■ **TASK TO COMPLETE**: List every line in this data where the string "planar" occurs.

■ **MATERIAL SUPPLIED**:
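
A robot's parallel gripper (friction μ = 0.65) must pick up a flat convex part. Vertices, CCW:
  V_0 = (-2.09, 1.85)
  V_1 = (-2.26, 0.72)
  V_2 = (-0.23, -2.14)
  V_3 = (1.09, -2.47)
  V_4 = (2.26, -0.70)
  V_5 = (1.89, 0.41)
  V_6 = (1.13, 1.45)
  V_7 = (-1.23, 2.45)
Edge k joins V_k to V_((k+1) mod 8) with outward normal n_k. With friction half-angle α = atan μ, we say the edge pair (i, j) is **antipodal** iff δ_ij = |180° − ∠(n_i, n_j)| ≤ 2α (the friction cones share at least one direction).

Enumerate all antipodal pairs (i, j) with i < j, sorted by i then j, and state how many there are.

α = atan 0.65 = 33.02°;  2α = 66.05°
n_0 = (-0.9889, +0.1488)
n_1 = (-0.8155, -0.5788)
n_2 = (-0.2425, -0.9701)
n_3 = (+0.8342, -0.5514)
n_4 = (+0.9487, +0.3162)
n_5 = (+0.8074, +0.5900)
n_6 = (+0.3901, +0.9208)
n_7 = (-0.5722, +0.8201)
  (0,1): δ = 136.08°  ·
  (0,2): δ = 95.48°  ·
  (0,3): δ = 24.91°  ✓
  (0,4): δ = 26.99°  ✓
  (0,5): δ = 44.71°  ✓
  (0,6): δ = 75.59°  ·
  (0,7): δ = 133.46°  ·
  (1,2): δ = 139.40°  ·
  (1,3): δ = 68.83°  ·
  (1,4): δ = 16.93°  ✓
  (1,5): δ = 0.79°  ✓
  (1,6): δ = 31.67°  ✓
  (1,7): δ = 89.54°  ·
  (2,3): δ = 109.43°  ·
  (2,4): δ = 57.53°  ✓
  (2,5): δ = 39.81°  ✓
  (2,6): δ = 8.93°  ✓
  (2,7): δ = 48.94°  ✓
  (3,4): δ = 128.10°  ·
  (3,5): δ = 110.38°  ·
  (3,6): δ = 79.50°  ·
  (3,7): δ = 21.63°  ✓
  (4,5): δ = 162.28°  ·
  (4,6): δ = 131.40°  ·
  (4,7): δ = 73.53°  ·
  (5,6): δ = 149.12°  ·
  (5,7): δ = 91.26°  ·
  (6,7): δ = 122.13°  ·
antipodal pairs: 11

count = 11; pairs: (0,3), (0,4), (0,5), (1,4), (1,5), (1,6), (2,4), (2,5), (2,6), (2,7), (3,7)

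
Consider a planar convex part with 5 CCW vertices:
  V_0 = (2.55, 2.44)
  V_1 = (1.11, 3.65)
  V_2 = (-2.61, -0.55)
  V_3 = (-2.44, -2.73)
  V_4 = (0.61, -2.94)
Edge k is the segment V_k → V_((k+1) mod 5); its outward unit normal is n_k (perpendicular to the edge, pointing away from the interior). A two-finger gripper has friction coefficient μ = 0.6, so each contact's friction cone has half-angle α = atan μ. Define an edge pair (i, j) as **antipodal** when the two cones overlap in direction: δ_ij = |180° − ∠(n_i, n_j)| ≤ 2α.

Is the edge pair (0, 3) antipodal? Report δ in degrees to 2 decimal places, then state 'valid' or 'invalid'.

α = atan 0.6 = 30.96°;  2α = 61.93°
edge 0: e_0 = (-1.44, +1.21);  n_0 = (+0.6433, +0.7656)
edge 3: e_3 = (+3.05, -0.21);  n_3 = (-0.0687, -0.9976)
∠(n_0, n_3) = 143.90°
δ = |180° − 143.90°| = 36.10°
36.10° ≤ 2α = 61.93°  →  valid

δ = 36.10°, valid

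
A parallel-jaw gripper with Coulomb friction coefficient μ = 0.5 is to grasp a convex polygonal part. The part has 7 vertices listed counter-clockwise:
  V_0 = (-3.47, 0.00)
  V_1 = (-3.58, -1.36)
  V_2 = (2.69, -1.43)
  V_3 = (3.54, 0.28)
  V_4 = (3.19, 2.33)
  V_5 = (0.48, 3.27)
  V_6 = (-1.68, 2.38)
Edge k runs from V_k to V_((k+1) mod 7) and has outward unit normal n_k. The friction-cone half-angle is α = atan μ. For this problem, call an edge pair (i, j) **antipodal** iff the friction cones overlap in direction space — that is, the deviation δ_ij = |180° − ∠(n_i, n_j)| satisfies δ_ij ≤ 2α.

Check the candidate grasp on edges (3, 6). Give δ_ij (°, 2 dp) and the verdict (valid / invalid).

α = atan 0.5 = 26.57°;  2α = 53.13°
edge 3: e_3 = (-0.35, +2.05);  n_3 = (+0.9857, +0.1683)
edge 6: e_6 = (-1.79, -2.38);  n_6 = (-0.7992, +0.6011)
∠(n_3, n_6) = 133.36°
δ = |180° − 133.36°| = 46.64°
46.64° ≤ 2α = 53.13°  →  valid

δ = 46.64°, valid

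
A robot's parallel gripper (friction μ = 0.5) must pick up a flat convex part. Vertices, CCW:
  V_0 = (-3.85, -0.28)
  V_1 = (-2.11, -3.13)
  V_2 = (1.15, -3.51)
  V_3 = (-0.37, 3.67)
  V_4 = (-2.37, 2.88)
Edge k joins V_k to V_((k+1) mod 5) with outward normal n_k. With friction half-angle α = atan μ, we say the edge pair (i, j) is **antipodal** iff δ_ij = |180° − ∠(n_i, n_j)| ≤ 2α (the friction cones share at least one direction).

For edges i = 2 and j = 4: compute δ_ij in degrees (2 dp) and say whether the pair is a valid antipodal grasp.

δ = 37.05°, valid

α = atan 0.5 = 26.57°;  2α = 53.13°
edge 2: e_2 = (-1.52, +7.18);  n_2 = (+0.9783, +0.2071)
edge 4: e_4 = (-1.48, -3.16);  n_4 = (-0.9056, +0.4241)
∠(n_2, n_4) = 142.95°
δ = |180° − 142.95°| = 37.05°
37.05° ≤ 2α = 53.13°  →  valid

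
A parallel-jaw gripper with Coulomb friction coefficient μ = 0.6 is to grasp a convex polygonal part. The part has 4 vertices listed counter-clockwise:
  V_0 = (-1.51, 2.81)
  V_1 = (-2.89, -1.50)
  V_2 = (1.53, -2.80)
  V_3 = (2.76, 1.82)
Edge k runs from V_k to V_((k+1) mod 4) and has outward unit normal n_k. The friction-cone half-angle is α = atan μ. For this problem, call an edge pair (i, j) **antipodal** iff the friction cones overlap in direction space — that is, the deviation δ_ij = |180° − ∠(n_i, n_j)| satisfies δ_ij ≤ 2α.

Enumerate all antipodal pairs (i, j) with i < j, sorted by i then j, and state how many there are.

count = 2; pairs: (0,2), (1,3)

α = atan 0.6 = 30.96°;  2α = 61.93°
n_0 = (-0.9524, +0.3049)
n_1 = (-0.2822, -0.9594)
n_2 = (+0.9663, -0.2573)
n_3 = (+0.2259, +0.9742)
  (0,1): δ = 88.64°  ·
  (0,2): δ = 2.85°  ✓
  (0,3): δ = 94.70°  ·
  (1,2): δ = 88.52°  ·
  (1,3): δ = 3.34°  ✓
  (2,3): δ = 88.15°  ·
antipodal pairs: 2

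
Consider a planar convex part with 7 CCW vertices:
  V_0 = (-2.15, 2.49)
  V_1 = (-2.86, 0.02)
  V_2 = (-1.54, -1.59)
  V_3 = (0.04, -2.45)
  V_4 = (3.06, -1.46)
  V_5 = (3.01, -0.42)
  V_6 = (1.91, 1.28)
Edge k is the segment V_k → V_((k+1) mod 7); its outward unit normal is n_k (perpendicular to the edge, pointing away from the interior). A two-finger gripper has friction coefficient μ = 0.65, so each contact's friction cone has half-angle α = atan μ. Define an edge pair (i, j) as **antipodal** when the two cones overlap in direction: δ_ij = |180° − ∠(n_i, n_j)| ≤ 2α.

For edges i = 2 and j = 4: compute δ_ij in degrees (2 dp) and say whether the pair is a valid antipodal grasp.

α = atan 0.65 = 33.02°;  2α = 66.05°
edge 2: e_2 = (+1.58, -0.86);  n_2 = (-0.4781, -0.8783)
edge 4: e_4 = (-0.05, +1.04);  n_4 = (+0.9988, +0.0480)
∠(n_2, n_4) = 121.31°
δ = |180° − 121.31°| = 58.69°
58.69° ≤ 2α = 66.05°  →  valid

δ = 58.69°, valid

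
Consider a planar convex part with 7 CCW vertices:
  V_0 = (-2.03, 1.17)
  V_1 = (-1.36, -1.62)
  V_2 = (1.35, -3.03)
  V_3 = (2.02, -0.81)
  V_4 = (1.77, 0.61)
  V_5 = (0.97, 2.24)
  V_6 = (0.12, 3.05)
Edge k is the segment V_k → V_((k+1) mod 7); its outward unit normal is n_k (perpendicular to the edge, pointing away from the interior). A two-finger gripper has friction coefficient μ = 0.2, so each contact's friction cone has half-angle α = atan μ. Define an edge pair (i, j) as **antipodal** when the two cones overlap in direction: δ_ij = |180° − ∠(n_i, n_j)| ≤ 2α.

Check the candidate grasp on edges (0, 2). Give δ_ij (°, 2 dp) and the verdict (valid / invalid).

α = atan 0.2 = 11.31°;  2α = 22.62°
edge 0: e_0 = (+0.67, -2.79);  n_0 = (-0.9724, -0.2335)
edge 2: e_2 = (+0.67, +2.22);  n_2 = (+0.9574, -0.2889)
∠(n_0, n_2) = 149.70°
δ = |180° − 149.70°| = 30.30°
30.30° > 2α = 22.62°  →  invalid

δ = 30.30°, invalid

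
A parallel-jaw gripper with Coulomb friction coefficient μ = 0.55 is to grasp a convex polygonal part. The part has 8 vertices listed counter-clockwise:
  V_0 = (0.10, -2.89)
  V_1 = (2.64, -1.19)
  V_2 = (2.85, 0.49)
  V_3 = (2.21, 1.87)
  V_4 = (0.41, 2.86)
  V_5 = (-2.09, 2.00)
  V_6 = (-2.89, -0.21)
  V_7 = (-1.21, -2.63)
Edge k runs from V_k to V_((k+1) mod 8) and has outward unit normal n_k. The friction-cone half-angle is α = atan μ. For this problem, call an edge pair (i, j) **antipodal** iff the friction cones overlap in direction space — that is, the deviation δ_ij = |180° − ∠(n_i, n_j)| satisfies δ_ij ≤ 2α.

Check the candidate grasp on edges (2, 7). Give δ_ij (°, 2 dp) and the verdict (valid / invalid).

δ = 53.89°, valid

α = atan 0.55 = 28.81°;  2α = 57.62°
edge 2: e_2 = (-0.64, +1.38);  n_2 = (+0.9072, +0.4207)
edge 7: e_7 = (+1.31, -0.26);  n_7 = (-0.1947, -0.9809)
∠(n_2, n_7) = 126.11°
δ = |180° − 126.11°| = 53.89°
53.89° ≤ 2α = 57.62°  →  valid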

* * *

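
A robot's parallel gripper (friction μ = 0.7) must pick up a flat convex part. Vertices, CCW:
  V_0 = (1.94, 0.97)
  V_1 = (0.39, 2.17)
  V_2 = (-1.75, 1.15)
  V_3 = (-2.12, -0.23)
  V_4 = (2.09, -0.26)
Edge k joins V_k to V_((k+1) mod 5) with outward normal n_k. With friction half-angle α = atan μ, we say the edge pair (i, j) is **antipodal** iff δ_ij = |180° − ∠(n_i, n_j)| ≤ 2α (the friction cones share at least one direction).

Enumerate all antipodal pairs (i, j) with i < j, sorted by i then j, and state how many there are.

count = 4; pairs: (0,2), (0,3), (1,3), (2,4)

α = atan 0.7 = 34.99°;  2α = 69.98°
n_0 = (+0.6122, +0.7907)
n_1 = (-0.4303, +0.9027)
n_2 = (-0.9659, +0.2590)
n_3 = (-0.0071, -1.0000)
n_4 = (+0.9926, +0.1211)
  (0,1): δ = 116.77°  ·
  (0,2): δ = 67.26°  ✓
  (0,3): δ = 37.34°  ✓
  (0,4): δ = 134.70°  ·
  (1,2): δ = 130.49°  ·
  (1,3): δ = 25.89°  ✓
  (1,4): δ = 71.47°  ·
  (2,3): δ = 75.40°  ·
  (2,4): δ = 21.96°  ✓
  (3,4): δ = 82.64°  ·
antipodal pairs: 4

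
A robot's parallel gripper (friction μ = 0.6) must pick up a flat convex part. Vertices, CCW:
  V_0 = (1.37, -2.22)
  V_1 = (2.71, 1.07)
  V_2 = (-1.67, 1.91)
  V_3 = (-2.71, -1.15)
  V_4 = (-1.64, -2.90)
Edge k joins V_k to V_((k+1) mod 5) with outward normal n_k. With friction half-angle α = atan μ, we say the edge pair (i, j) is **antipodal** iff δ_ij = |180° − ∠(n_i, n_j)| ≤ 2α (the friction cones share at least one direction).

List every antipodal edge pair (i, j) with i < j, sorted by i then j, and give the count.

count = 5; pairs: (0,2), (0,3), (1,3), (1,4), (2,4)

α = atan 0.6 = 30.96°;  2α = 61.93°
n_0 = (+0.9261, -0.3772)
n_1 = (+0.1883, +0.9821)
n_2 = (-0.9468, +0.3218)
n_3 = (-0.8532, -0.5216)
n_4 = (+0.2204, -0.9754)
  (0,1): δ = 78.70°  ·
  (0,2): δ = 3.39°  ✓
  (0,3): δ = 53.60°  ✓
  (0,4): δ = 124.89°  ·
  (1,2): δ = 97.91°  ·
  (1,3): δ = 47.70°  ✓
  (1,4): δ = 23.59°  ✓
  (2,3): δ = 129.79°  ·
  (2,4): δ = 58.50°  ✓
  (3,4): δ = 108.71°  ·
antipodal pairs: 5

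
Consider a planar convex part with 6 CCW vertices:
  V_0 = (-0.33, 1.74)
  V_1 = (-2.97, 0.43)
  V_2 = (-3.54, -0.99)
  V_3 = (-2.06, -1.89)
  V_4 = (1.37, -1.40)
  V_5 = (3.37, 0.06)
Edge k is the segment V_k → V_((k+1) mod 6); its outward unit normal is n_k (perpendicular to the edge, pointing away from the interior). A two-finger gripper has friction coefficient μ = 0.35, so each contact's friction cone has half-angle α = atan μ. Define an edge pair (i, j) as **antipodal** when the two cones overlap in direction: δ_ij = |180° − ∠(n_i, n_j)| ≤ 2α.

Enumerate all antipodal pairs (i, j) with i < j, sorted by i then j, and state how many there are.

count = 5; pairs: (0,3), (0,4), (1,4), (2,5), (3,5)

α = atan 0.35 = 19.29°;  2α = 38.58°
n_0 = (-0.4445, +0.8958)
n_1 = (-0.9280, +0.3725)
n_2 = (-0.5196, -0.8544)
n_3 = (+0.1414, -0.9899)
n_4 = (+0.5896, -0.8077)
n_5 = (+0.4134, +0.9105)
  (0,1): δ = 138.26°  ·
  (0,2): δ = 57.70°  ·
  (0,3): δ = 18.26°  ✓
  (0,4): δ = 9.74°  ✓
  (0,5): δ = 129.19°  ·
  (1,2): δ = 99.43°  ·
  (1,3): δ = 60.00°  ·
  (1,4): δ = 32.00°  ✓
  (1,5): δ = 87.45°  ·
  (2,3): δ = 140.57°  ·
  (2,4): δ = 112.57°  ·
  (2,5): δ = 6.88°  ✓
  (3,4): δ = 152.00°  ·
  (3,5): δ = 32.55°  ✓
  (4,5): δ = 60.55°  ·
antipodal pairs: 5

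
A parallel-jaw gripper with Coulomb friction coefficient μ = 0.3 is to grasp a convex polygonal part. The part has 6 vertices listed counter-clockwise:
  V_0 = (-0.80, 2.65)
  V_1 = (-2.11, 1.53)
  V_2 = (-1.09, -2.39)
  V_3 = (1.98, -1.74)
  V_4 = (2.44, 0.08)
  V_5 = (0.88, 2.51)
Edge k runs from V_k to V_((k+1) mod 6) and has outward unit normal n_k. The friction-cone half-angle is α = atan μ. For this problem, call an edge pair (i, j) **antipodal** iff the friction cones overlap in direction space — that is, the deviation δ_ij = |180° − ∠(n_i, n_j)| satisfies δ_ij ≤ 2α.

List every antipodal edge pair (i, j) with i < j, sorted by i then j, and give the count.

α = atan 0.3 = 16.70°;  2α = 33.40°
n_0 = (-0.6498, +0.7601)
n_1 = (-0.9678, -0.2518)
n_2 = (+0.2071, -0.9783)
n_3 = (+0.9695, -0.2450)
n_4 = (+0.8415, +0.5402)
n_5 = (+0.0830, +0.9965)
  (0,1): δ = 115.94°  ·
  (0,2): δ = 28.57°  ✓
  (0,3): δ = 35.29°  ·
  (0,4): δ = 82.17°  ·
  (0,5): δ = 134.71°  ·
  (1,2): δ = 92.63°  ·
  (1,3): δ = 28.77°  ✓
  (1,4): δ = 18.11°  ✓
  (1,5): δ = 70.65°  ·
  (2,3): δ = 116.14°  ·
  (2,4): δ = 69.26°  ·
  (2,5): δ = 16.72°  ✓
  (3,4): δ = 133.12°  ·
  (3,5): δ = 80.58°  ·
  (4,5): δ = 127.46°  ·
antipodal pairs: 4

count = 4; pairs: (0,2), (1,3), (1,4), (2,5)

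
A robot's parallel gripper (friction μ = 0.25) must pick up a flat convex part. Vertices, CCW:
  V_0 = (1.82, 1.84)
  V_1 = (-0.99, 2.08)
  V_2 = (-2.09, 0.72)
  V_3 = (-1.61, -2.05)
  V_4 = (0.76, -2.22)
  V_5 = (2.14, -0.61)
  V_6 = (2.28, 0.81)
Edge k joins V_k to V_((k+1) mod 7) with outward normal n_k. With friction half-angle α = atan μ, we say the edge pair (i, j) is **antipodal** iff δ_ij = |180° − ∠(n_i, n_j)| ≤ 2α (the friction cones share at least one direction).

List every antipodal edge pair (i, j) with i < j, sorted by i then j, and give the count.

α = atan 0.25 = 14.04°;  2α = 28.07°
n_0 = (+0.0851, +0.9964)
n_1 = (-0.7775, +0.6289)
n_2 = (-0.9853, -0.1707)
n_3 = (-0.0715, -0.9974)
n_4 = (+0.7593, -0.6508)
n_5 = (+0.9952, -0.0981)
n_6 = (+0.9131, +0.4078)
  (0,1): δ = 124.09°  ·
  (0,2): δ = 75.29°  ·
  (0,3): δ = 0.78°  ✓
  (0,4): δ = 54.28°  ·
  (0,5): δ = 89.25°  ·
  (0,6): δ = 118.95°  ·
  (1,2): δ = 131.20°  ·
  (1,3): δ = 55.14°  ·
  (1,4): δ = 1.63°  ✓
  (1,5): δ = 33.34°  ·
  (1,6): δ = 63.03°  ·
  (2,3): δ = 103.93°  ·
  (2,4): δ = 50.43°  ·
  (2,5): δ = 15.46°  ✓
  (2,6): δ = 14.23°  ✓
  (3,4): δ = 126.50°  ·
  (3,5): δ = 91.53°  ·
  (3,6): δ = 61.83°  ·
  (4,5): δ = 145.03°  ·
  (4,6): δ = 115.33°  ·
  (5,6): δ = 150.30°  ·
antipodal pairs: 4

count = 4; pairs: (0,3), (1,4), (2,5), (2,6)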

...

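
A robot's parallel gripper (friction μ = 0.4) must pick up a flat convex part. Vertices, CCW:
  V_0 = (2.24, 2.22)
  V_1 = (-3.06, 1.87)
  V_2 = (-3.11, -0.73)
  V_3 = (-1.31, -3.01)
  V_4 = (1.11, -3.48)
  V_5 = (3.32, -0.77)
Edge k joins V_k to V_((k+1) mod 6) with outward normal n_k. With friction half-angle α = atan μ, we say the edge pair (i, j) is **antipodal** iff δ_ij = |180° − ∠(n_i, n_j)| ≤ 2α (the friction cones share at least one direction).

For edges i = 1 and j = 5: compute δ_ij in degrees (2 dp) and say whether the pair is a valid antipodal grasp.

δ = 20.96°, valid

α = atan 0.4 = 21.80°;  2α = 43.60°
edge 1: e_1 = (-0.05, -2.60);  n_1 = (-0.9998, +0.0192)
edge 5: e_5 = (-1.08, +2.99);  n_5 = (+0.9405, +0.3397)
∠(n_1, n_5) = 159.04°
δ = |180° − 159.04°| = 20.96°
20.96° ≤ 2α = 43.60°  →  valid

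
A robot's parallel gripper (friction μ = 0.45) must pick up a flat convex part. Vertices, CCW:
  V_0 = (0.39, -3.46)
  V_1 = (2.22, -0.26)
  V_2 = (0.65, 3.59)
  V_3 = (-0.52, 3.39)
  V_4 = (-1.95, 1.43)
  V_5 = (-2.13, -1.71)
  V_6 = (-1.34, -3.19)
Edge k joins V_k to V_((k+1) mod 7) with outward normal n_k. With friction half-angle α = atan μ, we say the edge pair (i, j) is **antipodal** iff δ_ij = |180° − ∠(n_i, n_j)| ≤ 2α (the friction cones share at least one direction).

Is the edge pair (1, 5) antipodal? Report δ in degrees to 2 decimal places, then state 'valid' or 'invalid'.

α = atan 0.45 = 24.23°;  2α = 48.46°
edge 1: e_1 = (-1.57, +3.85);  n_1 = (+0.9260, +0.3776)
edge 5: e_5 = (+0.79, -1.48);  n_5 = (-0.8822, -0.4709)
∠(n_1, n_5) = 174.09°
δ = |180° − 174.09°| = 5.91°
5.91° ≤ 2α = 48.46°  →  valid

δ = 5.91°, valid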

■ **THE ANSWER**:
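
Consider a planar convex part with 5 CCW vertices:
Consider a planar convex part with 7 CCW vertices:
Consider a planar convex part with 7 CCW vertices:
Consider a planar convex part with 6 CCW vertices: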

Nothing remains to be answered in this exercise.